What the task asks
Wherever the word "garden" occurs in the lines below, copy the whole line.

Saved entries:

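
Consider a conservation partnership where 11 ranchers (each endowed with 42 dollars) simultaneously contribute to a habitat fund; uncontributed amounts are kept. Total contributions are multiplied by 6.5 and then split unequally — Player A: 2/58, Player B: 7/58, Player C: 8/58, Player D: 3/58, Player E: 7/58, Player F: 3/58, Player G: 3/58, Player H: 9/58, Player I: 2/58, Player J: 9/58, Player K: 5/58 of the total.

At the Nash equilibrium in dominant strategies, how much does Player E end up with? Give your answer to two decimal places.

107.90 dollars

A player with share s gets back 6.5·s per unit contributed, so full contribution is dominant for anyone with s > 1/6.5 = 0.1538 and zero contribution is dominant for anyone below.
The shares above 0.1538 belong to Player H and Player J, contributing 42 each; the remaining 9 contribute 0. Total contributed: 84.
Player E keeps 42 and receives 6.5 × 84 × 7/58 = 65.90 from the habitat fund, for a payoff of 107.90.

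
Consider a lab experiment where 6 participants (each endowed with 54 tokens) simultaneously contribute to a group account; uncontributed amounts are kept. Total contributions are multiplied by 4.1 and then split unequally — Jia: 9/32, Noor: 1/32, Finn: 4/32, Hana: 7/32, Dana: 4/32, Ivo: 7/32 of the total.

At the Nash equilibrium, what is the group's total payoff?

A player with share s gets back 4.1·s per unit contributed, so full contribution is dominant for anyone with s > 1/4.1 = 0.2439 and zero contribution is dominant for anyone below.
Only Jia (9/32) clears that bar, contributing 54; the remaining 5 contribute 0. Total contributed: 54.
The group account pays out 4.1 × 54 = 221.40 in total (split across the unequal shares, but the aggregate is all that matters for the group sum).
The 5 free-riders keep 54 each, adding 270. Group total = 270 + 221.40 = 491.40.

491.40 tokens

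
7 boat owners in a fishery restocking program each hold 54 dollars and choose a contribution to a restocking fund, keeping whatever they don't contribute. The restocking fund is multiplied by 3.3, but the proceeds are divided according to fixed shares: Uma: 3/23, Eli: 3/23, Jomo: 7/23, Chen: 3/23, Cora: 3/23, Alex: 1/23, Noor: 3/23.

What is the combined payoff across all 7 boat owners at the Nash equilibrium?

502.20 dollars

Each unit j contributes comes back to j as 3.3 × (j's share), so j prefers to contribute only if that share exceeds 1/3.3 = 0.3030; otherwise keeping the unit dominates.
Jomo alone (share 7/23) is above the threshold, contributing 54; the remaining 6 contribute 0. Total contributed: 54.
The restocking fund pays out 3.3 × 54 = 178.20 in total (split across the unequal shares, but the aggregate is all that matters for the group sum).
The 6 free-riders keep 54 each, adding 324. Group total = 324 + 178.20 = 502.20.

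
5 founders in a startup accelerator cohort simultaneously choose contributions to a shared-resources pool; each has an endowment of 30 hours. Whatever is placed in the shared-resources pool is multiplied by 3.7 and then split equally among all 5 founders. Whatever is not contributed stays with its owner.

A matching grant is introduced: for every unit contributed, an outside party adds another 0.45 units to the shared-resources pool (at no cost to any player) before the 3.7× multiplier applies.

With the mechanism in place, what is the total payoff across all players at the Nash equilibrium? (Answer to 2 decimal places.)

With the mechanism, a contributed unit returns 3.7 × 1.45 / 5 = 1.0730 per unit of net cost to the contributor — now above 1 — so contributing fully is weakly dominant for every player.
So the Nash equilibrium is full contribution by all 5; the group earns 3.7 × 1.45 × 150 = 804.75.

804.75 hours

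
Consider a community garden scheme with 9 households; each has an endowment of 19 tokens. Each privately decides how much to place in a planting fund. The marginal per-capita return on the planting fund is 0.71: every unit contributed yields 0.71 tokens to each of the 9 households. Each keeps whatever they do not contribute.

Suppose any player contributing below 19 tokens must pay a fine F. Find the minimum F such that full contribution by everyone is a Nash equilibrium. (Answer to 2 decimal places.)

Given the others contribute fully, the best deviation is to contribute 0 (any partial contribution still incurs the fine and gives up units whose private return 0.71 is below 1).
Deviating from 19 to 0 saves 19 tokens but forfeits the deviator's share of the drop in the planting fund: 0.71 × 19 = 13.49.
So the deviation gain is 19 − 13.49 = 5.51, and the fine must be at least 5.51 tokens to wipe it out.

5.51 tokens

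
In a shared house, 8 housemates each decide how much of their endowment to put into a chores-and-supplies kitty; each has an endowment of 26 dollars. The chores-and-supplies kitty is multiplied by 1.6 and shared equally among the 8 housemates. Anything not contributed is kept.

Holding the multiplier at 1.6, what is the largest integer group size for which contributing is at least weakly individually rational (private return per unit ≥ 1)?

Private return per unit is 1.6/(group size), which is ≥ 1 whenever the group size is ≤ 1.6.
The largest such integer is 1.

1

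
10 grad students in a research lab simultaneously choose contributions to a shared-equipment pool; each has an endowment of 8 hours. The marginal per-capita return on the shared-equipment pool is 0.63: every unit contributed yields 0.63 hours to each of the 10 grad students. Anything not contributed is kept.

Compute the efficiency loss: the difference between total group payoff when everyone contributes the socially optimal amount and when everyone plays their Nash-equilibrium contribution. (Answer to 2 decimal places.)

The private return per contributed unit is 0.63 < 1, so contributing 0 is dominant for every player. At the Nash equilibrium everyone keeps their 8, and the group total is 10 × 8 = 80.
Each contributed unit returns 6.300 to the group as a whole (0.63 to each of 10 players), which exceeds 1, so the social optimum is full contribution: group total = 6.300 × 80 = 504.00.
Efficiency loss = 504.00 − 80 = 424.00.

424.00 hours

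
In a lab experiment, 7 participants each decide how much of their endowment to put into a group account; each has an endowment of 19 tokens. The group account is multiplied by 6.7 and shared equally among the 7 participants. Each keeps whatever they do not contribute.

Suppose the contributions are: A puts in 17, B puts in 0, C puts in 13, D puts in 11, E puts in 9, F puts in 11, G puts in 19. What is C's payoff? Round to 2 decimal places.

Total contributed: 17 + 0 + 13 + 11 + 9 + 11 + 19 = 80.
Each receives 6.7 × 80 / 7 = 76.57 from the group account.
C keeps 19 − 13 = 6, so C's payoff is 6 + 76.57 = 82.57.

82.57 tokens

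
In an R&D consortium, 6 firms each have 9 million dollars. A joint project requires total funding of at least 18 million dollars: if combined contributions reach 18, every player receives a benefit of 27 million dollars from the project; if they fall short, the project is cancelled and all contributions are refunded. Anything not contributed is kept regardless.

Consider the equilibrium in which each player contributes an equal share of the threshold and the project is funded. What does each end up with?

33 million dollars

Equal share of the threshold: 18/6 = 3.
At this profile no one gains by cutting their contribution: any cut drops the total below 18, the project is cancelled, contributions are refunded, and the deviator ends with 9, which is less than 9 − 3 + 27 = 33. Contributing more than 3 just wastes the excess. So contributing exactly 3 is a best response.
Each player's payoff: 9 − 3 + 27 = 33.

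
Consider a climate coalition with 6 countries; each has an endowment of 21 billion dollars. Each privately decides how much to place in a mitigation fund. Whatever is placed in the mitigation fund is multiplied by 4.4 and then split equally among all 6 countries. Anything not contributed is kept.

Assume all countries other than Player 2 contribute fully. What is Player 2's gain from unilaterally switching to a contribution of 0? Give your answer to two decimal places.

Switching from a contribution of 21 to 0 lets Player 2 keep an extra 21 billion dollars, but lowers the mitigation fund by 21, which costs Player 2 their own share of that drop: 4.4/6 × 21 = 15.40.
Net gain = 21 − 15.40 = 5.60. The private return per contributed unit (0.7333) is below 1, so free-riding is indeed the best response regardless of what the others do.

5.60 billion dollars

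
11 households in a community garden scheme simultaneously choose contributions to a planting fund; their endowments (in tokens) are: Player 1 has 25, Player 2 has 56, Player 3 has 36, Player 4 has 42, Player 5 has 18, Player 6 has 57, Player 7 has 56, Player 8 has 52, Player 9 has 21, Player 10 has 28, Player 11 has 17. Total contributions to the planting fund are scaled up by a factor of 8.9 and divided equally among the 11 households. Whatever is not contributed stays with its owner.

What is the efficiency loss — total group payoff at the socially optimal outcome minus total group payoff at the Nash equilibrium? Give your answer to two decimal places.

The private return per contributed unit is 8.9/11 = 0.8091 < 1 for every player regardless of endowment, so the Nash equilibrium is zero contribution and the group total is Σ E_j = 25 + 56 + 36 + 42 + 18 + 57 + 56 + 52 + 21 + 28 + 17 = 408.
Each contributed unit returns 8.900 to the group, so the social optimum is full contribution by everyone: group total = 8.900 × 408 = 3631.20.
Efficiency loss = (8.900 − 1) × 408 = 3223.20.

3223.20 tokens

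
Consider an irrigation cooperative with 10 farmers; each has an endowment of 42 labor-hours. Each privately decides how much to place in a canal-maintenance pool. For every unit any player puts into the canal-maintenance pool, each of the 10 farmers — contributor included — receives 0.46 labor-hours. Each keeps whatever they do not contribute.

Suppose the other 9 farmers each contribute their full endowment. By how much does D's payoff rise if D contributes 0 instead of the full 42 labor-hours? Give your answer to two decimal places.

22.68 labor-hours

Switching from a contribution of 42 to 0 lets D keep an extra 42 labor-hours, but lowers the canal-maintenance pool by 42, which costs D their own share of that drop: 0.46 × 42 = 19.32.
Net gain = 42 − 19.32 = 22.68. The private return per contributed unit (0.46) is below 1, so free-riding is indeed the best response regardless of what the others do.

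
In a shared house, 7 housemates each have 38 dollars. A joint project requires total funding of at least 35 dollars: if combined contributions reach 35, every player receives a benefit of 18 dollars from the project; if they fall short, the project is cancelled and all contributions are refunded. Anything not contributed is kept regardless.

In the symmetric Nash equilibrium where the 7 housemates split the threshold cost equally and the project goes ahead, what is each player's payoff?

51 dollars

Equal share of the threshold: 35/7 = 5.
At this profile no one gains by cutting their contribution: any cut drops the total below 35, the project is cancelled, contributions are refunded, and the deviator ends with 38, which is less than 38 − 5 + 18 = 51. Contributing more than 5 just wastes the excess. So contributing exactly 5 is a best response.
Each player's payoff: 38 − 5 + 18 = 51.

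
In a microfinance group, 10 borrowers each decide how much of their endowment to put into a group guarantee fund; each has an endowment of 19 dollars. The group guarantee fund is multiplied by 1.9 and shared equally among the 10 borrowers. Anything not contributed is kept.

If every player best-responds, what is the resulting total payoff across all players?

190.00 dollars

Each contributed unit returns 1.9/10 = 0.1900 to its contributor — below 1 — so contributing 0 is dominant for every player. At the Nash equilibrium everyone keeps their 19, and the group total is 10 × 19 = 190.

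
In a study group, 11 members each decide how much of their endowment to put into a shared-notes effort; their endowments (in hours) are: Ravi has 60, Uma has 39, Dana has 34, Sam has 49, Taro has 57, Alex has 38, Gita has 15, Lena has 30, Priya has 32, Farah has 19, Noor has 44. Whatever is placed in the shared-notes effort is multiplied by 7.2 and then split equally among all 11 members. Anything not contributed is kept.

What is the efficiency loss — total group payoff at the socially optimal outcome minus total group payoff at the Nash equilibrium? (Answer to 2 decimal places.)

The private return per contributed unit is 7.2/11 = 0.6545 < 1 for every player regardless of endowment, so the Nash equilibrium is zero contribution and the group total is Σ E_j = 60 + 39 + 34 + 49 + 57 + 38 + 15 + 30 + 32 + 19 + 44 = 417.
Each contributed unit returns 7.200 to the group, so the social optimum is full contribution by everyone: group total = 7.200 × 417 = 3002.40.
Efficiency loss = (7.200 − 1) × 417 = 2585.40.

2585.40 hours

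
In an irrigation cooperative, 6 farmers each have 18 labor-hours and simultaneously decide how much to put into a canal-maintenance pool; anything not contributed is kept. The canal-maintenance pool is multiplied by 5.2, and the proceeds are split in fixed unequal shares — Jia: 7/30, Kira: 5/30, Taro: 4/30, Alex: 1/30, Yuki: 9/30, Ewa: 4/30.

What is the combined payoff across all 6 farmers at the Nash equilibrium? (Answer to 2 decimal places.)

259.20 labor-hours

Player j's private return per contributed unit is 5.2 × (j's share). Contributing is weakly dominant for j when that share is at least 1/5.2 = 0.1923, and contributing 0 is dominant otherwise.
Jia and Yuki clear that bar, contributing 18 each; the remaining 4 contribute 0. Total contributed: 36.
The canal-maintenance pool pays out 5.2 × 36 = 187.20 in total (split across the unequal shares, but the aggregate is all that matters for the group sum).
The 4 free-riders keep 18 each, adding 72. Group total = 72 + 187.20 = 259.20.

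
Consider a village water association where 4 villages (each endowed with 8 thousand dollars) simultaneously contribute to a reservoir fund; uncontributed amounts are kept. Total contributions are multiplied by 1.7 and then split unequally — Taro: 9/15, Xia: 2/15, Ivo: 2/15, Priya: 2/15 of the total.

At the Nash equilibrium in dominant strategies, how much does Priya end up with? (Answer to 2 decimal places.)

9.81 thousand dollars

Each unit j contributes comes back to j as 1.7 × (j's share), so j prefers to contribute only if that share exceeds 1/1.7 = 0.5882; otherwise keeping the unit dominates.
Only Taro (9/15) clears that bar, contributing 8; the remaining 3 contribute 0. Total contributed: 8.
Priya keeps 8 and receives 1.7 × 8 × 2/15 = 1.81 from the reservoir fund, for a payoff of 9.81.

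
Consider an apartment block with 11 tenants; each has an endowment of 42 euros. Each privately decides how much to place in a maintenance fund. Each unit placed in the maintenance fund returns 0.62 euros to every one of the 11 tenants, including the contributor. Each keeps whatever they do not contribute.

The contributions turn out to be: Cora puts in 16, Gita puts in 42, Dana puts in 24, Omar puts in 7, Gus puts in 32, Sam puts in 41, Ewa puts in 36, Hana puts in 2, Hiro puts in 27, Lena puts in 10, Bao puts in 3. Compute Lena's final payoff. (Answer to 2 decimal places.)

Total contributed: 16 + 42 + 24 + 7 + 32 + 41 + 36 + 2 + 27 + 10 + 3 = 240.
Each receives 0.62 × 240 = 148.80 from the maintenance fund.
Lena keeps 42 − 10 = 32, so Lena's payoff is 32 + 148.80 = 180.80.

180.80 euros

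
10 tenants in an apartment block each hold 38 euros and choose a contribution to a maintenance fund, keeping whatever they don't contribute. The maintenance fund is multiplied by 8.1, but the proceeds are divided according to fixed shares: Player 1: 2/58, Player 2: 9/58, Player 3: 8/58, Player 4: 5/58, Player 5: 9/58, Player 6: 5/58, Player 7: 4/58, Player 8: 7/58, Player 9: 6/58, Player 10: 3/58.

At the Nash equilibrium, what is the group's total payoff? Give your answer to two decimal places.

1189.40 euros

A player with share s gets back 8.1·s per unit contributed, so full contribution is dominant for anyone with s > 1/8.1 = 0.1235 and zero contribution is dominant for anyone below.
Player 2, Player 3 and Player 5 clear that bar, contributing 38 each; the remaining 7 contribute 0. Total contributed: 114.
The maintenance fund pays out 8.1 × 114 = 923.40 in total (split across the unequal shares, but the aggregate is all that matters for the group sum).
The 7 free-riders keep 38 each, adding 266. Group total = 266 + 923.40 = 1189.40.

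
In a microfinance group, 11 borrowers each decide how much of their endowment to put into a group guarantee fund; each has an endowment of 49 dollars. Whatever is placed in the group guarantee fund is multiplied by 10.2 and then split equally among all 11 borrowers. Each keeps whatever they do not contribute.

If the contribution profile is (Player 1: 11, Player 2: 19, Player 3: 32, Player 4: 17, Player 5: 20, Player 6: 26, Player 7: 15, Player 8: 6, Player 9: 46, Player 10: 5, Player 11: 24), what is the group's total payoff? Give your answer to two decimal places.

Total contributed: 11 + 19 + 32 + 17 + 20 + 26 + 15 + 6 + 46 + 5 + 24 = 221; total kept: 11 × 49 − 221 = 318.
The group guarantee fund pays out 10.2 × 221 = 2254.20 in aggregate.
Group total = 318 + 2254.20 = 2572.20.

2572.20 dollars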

Your solution
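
Consider a community garden scheme with 9 households; each has an endowment of 19 tokens. Each privately decides how much to place in a planting fund. The marginal per-capita return on the planting fund is 0.71: every unit contributed yields 0.71 tokens to each of the 9 households. Each keeps whatever they do not contribute.
11 households in a community garden scheme simultaneously choose contributions to a planting fund; their endowments (in tokens) are: Player 1 has 25, Player 2 has 56, Player 3 has 36, Player 4 has 42, Player 5 has 18, Player 6 has 57, Player 7 has 56, Player 8 has 52, Player 9 has 21, Player 10 has 28, Player 11 has 17. Total contributions to the planting fund are scaled up by a factor of 8.9 and divided equally among the 11 households. Whatever is not contributed stays with its owner.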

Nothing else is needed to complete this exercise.